§ **Source material**
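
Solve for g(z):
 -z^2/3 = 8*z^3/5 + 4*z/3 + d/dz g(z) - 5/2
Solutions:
 g(z) = C1 - 2*z^4/5 - z^3/9 - 2*z^2/3 + 5*z/2


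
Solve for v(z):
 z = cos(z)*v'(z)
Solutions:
 v(z) = C1 + Integral(z/cos(z), z)


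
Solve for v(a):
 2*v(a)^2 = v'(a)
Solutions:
 v(a) = -1/(C1 + 2*a)


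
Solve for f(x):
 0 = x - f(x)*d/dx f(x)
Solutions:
 f(x) = -sqrt(C1 + x^2)
 f(x) = sqrt(C1 + x^2)


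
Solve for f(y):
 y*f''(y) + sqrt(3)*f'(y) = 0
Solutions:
 f(y) = C1 + C2*y^(1 - sqrt(3))


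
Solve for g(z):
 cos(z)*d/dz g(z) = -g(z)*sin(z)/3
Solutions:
 g(z) = C1*cos(z)^(1/3)


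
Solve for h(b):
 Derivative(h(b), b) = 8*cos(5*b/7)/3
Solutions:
 h(b) = C1 + 56*sin(5*b/7)/15


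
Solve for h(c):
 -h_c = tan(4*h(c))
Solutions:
 h(c) = -asin(C1*exp(-4*c))/4 + pi/4
 h(c) = asin(C1*exp(-4*c))/4


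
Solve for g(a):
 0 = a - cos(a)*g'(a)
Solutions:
 g(a) = C1 + Integral(a/cos(a), a)


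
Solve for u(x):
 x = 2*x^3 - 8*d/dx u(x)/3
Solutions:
 u(x) = C1 + 3*x^4/16 - 3*x^2/16


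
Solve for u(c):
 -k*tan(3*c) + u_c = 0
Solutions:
 u(c) = C1 - k*log(cos(3*c))/3


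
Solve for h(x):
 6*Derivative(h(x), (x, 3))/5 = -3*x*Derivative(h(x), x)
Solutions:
 h(x) = C1 + Integral(C2*airyai(-2^(2/3)*5^(1/3)*x/2) + C3*airybi(-2^(2/3)*5^(1/3)*x/2), x)


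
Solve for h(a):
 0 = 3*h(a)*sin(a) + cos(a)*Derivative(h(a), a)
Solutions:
 h(a) = C1*cos(a)^3


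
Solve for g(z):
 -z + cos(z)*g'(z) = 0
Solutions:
 g(z) = C1 + Integral(z/cos(z), z)


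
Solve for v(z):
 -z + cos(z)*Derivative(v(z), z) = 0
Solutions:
 v(z) = C1 + Integral(z/cos(z), z)


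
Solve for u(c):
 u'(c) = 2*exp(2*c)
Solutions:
 u(c) = C1 + exp(2*c)


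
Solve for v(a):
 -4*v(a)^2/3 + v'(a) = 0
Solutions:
 v(a) = -3/(C1 + 4*a)


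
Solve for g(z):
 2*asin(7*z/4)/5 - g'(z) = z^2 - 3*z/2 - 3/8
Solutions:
 g(z) = C1 - z^3/3 + 3*z^2/4 + 2*z*asin(7*z/4)/5 + 3*z/8 + 2*sqrt(16 - 49*z^2)/35


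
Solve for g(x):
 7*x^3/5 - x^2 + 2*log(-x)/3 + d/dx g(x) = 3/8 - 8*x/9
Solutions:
 g(x) = C1 - 7*x^4/20 + x^3/3 - 4*x^2/9 - 2*x*log(-x)/3 + 25*x/24


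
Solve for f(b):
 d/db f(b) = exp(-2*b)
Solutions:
 f(b) = C1 - exp(-2*b)/2


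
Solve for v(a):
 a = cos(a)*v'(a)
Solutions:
 v(a) = C1 + Integral(a/cos(a), a)


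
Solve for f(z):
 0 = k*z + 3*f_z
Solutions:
 f(z) = C1 - k*z^2/6


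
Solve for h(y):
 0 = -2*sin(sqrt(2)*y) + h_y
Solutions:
 h(y) = C1 - sqrt(2)*cos(sqrt(2)*y)


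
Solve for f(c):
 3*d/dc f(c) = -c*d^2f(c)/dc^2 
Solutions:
 f(c) = C1 + C2/c^2


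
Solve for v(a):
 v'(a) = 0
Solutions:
 v(a) = C1


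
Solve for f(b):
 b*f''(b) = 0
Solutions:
 f(b) = C1 + C2*b


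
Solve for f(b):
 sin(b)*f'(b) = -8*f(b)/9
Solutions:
 f(b) = C1*(cos(b) + 1)^(4/9)/(cos(b) - 1)^(4/9)


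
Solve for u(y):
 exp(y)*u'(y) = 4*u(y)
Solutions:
 u(y) = C1*exp(-4*exp(-y))


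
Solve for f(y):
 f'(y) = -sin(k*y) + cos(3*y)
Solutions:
 f(y) = C1 + sin(3*y)/3 + cos(k*y)/k


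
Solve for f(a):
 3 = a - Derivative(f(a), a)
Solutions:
 f(a) = C1 + a^2/2 - 3*a


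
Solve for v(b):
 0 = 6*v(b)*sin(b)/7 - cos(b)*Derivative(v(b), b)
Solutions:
 v(b) = C1/cos(b)^(6/7)


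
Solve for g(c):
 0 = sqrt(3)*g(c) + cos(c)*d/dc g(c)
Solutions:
 g(c) = C1*(sin(c) - 1)^(sqrt(3)/2)/(sin(c) + 1)^(sqrt(3)/2)


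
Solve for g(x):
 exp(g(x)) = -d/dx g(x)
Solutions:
 g(x) = log(1/(C1 + x))


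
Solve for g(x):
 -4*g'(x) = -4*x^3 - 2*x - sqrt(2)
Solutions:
 g(x) = C1 + x^4/4 + x^2/4 + sqrt(2)*x/4


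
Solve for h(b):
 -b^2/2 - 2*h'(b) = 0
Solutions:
 h(b) = C1 - b^3/12


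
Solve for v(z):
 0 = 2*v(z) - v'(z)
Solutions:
 v(z) = C1*exp(2*z)


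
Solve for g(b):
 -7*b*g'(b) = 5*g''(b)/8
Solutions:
 g(b) = C1 + C2*erf(2*sqrt(35)*b/5)


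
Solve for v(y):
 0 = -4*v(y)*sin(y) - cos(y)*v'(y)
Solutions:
 v(y) = C1*cos(y)^4


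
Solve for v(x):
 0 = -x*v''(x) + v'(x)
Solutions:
 v(x) = C1 + C2*x^2


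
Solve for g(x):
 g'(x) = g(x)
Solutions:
 g(x) = C1*exp(x)


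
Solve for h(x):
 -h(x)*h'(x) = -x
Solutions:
 h(x) = -sqrt(C1 + x^2)
 h(x) = sqrt(C1 + x^2)


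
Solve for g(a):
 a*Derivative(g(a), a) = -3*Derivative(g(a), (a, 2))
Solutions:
 g(a) = C1 + C2*erf(sqrt(6)*a/6)


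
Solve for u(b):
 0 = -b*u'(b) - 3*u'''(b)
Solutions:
 u(b) = C1 + Integral(C2*airyai(-3^(2/3)*b/3) + C3*airybi(-3^(2/3)*b/3), b)


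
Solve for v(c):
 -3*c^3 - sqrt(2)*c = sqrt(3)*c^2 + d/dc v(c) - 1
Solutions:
 v(c) = C1 - 3*c^4/4 - sqrt(3)*c^3/3 - sqrt(2)*c^2/2 + c


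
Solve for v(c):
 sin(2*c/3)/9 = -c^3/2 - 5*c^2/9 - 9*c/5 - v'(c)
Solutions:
 v(c) = C1 - c^4/8 - 5*c^3/27 - 9*c^2/10 + cos(2*c/3)/6


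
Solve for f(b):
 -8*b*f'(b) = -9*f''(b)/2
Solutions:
 f(b) = C1 + C2*erfi(2*sqrt(2)*b/3)


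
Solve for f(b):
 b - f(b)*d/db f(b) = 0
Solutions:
 f(b) = -sqrt(C1 + b^2)
 f(b) = sqrt(C1 + b^2)


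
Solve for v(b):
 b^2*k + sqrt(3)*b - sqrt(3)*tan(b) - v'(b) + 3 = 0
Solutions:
 v(b) = C1 + b^3*k/3 + sqrt(3)*b^2/2 + 3*b + sqrt(3)*log(cos(b))


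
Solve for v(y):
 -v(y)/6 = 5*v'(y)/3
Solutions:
 v(y) = C1*exp(-y/10)


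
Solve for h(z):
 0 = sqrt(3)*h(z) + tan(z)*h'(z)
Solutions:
 h(z) = C1/sin(z)^(sqrt(3))


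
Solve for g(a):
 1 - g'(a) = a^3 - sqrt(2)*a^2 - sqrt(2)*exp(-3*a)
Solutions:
 g(a) = C1 - a^4/4 + sqrt(2)*a^3/3 + a - sqrt(2)*exp(-3*a)/3


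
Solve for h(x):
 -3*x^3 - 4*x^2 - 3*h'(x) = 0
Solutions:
 h(x) = C1 - x^4/4 - 4*x^3/9


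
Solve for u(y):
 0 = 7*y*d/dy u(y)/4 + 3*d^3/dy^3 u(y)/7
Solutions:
 u(y) = C1 + Integral(C2*airyai(-18^(1/3)*7^(2/3)*y/6) + C3*airybi(-18^(1/3)*7^(2/3)*y/6), y)


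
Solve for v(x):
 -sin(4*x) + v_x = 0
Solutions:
 v(x) = C1 - cos(4*x)/4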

§ **Problem**
Work out how many lines in the listing contain "Derivative", then write down that number and nothing else.

§ **Task response**
7